Collected data

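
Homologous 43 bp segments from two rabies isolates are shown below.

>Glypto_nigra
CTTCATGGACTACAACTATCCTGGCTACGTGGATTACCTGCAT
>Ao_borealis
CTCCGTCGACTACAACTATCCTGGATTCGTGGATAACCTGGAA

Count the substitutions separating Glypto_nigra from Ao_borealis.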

## Work to complete
Could you transcribe each entry exactly as it stands?

## Worked solution
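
Homologous 43 bp segments from two rabies isolates are shown below.

>Glypto_nigra
CTTCATGGACTACAACTATCCTGGCTACGTGGATTACCTGCAT
>Ao_borealis
CTCCGTCGACTACAACTATCCTGGATTCGTGGATAACCTGGAA

Count the substitutions separating Glypto_nigra from Ao_borealis.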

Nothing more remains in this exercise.